> _DATA RECORDS_

==*==

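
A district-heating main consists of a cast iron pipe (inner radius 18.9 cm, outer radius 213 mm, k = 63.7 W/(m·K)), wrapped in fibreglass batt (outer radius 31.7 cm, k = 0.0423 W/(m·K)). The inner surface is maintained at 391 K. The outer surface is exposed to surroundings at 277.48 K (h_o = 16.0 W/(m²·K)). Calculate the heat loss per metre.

Q' = 74.3 W/m

Series thermal resistances, inner to outer:
  R'_cast iron = ln(0.213/0.189)/(2πk) = 0.1195/(2π·63.7) = 2.987×10^-4 m·K/W
  R'_fibreglass batt = ln(0.317/0.213)/(2πk) = 0.3976/(2π·0.0423) = 1.496 m·K/W
  R'_conv,out = 1/(2πr h) = 1/(2π·0.317·16.0) = 0.03138 m·K/W
ΣR = 2.987×10^-4 + 1.496 + 0.03138 = 1.528 m·K/W
Q' = ΔT/ΣR = (391 K − 277.48 K)/1.528 = 74.3 W/m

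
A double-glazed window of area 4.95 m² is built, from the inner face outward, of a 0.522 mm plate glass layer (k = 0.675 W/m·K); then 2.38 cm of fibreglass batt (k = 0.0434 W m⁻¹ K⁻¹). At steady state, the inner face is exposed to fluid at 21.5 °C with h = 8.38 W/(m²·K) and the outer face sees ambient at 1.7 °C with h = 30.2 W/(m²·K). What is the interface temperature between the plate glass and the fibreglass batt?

T = 18.1 °C

Resistance network (inner→outer):
  R_conv,in = 1/(hA) = 1/(8.38·4.95) = 0.02411 K/W
  R_plate glass = L/(kA) = 5.22×10^-4/(0.675·4.95) = 1.562×10^-4 K/W
  R_fibreglass batt = L/(kA) = 0.0238/(0.0434·4.95) = 0.1108 K/W
  R_conv,out = 1/(hA) = 1/(30.2·4.95) = 0.006689 K/W
ΣR = 0.02411 + 1.562×10^-4 + 0.1108 + 0.006689 = 0.1418 K/W
Q = ΔT/ΣR = (21.5 °C − 1.7 °C)/0.1418 = 139.6 W
From the inner boundary to the plate glass/fibreglass batt interface, ΣR_partial = 0.02427 K/W.
T_interface = T_in − Q·ΣR_partial = 21.5 °C − (139.6)(0.02427) = 18.1 °C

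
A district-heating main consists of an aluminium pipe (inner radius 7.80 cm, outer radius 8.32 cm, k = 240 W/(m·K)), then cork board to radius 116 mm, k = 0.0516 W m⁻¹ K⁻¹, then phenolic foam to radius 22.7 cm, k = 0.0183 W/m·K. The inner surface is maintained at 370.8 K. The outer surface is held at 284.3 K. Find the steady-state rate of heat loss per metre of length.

Q' = 12.6 W/m

Resistance network (inner→outer):
  R'_aluminium = ln(0.0832/0.0780)/(2πk) = 0.06454/(2π·240) = 4.280×10^-5 m·K/W
  R'_cork board = ln(0.116/0.0832)/(2πk) = 0.3323/(2π·0.0516) = 1.025 m·K/W
  R'_phenolic foam = ln(0.227/0.116)/(2πk) = 0.6714/(2π·0.0183) = 5.839 m·K/W
ΣR = 4.280×10^-5 + 1.025 + 5.839 = 6.864 m·K/W
Q' = ΔT/ΣR = (370.8 K − 284.3 K)/6.864 = 12.6 W/m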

==*==

> _ASSIGNMENT_
All lines of the data above must be repeated exactly.

> _ANSWER BELOW_
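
A district-heating main consists of a cast iron pipe (inner radius 18.9 cm, outer radius 213 mm, k = 63.7 W/(m·K)), wrapped in fibreglass batt (outer radius 31.7 cm, k = 0.0423 W/(m·K)). The inner surface is maintained at 391 K. The outer surface is exposed to surroundings at 277.48 K (h_o = 16.0 W/(m²·K)). Calculate the heat loss per metre.

Q' = 74.3 W/m

Series thermal resistances, inner to outer:
  R'_cast iron = ln(0.213/0.189)/(2πk) = 0.1195/(2π·63.7) = 2.987×10^-4 m·K/W
  R'_fibreglass batt = ln(0.317/0.213)/(2πk) = 0.3976/(2π·0.0423) = 1.496 m·K/W
  R'_conv,out = 1/(2πr h) = 1/(2π·0.317·16.0) = 0.03138 m·K/W
ΣR = 2.987×10^-4 + 1.496 + 0.03138 = 1.528 m·K/W
Q' = ΔT/ΣR = (391 K − 277.48 K)/1.528 = 74.3 W/m

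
A double-glazed window of area 4.95 m² is built, from the inner face outward, of a 0.522 mm plate glass layer (k = 0.675 W/m·K); then 2.38 cm of fibreglass batt (k = 0.0434 W m⁻¹ K⁻¹). At steady state, the inner face is exposed to fluid at 21.5 °C with h = 8.38 W/(m²·K) and the outer face sees ambient at 1.7 °C with h = 30.2 W/(m²·K). What is the interface temperature between the plate glass and the fibreglass batt?

T = 18.1 °C

Resistance network (inner→outer):
  R_conv,in = 1/(hA) = 1/(8.38·4.95) = 0.02411 K/W
  R_plate glass = L/(kA) = 5.22×10^-4/(0.675·4.95) = 1.562×10^-4 K/W
  R_fibreglass batt = L/(kA) = 0.0238/(0.0434·4.95) = 0.1108 K/W
  R_conv,out = 1/(hA) = 1/(30.2·4.95) = 0.006689 K/W
ΣR = 0.02411 + 1.562×10^-4 + 0.1108 + 0.006689 = 0.1418 K/W
Q = ΔT/ΣR = (21.5 °C − 1.7 °C)/0.1418 = 139.6 W
From the inner boundary to the plate glass/fibreglass batt interface, ΣR_partial = 0.02427 K/W.
T_interface = T_in − Q·ΣR_partial = 21.5 °C − (139.6)(0.02427) = 18.1 °C

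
A district-heating main consists of an aluminium pipe (inner radius 7.80 cm, outer radius 8.32 cm, k = 240 W/(m·K)), then cork board to radius 116 mm, k = 0.0516 W m⁻¹ K⁻¹, then phenolic foam to radius 22.7 cm, k = 0.0183 W/m·K. The inner surface is maintained at 370.8 K. The outer surface is held at 284.3 K. Find the steady-state rate of heat loss per metre of length.

Q' = 12.6 W/m

Resistance network (inner→outer):
  R'_aluminium = ln(0.0832/0.0780)/(2πk) = 0.06454/(2π·240) = 4.280×10^-5 m·K/W
  R'_cork board = ln(0.116/0.0832)/(2πk) = 0.3323/(2π·0.0516) = 1.025 m·K/W
  R'_phenolic foam = ln(0.227/0.116)/(2πk) = 0.6714/(2π·0.0183) = 5.839 m·K/W
ΣR = 4.280×10^-5 + 1.025 + 5.839 = 6.864 m·K/W
Q' = ΔT/ΣR = (370.8 K − 284.3 K)/6.864 = 12.6 W/m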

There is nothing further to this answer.